What is needed -> For the word "writes", return each line of the data in which it occurs.

Exercise data ->
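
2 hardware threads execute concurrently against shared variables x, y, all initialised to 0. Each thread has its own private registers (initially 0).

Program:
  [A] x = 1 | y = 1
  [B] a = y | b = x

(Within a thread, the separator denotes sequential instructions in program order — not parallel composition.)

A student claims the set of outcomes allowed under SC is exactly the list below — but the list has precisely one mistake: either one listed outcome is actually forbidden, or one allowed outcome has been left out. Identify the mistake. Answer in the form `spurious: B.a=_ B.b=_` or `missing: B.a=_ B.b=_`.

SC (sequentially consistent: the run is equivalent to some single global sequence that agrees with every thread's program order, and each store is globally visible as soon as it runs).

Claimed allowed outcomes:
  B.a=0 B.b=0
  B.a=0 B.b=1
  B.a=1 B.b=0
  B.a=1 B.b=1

spurious: B.a=1 B.b=0

outcome vector order: (B.a,B.b)
under SC → 0/0; 0/1; 1/1
claimed∖SC = {1/0}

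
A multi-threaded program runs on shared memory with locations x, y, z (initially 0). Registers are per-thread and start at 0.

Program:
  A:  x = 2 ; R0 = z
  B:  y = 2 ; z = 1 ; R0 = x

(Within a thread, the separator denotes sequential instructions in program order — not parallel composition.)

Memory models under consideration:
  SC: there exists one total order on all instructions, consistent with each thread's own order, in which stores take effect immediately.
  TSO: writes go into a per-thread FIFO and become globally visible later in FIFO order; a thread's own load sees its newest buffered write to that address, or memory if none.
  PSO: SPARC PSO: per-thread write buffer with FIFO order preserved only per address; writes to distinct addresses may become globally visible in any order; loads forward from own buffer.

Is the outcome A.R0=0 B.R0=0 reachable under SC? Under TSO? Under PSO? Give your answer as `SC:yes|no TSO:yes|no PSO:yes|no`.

outcome vector order: (A.R0,B.R0)
under SC → (0,2); (1,0); (1,2)
under TSO → (0,0); (0,2); (1,0); (1,2)
under PSO → (0,0); (0,2); (1,0); (1,2)
target (0,0) ∈ {TSO,PSO}

SC:no TSO:yes PSO:yes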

Answer below ->
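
  TSO: writes go into a per-thread FIFO and become globally visible later in FIFO order; a thread's own load sees its newest buffered write to that address, or memory if none.
  PSO: SPARC PSO: per-thread write buffer with FIFO order preserved only per address; writes to distinct addresses may become globally visible in any order; loads forward from own buffer.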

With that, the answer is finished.